* _SUPPLIED MATERIAL_
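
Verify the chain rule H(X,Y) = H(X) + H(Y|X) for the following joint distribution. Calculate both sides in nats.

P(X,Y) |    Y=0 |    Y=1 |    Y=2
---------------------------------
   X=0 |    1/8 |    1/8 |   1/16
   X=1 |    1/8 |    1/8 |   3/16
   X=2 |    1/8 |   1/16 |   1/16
H(X,Y) = 2.1334, H(X) = 1.0717, H(Y|X) = 1.0617 (all in nats)

Chain rule: H(X,Y) = H(X) + H(Y|X)

Left side — joint entropy directly:
H(X,Y) = -Σ p(x,y) log p(x,y) = 2.1334 nats

Right side — compute H(Y|X) from the conditional distributions:
P(X) = (5/16, 7/16, 1/4), so H(X) = 1.0717 nats
H(Y|X) = Σ_x P(X=x) · H(Y|X=x):
  P(Y|X=0) = (2/5, 2/5, 1/5), H(Y|X=0) = 1.0549, weight P(X=0) = 5/16
  P(Y|X=1) = (2/7, 2/7, 3/7), H(Y|X=1) = 1.0790, weight P(X=1) = 7/16
  P(Y|X=2) = (1/2, 1/4, 1/4), H(Y|X=2) = 1.0397, weight P(X=2) = 1/4
H(Y|X) = 1.0617 nats

H(X) + H(Y|X) = 1.0717 + 1.0617 = 2.1334 nats

Both sides equal 2.1334 nats. ✓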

* _TASK STATEMENT_
Please transcribe the whole listing exactly as it stands.

* _RESPONSE TO THIS TASK_
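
Verify the chain rule H(X,Y) = H(X) + H(Y|X) for the following joint distribution. Calculate both sides in nats.

P(X,Y) |    Y=0 |    Y=1 |    Y=2
---------------------------------
   X=0 |    1/8 |    1/8 |   1/16
   X=1 |    1/8 |    1/8 |   3/16
   X=2 |    1/8 |   1/16 |   1/16
H(X,Y) = 2.1334, H(X) = 1.0717, H(Y|X) = 1.0617 (all in nats)

Chain rule: H(X,Y) = H(X) + H(Y|X)

Left side — joint entropy directly:
H(X,Y) = -Σ p(x,y) log p(x,y) = 2.1334 nats

Right side — compute H(Y|X) from the conditional distributions:
P(X) = (5/16, 7/16, 1/4), so H(X) = 1.0717 nats
H(Y|X) = Σ_x P(X=x) · H(Y|X=x):
  P(Y|X=0) = (2/5, 2/5, 1/5), H(Y|X=0) = 1.0549, weight P(X=0) = 5/16
  P(Y|X=1) = (2/7, 2/7, 3/7), H(Y|X=1) = 1.0790, weight P(X=1) = 7/16
  P(Y|X=2) = (1/2, 1/4, 1/4), H(Y|X=2) = 1.0397, weight P(X=2) = 1/4
H(Y|X) = 1.0617 nats

H(X) + H(Y|X) = 1.0717 + 1.0617 = 2.1334 nats

Both sides equal 2.1334 nats. ✓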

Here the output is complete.